- Task to complete: Check every line of the data below for the string "graph", and copy the ones that hold it.

- Dataset entries:
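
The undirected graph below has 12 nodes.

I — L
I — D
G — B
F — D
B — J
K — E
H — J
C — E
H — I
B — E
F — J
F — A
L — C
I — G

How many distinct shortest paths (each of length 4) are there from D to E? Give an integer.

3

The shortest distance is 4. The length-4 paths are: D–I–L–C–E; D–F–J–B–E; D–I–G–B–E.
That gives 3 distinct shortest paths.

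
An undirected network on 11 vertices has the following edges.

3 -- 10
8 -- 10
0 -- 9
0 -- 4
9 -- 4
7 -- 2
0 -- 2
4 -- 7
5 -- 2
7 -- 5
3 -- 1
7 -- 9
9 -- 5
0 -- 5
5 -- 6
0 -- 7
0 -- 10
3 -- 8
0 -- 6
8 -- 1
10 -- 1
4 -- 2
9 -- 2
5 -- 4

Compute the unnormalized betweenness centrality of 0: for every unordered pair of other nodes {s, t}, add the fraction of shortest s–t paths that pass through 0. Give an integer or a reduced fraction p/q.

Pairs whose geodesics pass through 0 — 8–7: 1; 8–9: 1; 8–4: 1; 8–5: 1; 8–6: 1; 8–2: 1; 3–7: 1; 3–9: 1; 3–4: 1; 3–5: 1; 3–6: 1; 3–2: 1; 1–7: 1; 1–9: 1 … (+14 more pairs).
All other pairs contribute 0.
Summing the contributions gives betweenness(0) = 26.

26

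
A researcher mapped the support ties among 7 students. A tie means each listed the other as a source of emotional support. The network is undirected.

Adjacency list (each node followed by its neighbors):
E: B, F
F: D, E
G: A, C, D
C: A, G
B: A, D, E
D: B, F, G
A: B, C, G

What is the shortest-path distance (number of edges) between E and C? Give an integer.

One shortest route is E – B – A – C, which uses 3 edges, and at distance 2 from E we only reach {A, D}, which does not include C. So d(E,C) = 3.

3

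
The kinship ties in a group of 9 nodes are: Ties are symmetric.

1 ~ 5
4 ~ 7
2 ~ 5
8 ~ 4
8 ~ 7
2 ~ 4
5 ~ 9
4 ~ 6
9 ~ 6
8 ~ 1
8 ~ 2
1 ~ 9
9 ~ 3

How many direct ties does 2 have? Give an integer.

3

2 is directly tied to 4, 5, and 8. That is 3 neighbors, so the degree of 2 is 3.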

--

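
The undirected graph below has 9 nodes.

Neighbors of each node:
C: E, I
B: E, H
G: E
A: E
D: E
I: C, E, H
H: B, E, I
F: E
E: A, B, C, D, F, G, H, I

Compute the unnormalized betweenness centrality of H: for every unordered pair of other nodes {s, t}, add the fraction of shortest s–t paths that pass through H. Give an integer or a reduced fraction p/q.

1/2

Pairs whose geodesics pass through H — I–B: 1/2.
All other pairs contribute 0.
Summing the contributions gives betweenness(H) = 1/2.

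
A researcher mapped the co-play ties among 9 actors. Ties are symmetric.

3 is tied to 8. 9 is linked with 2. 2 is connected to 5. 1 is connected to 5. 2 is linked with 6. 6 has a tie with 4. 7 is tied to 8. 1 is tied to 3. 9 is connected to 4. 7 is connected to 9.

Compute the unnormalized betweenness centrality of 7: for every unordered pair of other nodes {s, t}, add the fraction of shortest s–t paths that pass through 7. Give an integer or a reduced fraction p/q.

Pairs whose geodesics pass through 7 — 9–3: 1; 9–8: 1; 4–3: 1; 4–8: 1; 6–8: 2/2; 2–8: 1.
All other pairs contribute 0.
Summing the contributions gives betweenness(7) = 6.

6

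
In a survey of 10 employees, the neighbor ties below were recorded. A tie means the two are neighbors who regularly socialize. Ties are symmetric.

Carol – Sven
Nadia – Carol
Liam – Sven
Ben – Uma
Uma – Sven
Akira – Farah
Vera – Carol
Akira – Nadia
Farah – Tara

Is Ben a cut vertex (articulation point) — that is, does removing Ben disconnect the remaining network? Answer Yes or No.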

- Output for this task:
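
The undirected graph below has 12 nodes.
The undirected graph below has 9 nodes.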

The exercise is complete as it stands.